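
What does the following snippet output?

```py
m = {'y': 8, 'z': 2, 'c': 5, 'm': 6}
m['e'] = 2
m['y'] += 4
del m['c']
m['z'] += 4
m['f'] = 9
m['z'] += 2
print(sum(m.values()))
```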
= = = =
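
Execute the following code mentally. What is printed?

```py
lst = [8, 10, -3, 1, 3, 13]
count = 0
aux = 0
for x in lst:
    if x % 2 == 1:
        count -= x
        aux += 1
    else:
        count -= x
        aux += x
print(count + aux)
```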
= = = =
Show, from the listing above, each line that contains the word "following".

(ANSWER TO THE EXERCISE)
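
What does the following snippet output?
Execute the following code mentally. What is printed?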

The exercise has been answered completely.